§ **WHAT THIS TASK INVOLVES**: Starting at the line that contains "3x1 + 4x2 = 0", repeat each line exactly until the records end, keeping both the first and the last.
--- THE DATA Enclosed Below ---
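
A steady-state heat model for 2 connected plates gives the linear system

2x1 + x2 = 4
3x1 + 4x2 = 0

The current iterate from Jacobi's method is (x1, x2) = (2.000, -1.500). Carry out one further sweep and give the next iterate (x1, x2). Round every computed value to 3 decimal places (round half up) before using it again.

One sweep:
  x1 = (4 - (1)·-1.500) / (2) = 2.750
  x2 = (0 - (3)·2.000) / (4) = -1.500

(2.750, -1.500)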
--- End of Enclosed THE DATA ---
§ **SOLUTION FOR THIS EXERCISE**:
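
3x1 + 4x2 = 0

The current iterate from Jacobi's method is (x1, x2) = (2.000, -1.500). Carry out one further sweep and give the next iterate (x1, x2). Round every computed value to 3 decimal places (round half up) before using it again.

One sweep:
  x1 = (4 - (1)·-1.500) / (2) = 2.750
  x2 = (0 - (3)·2.000) / (4) = -1.500

(2.750, -1.500)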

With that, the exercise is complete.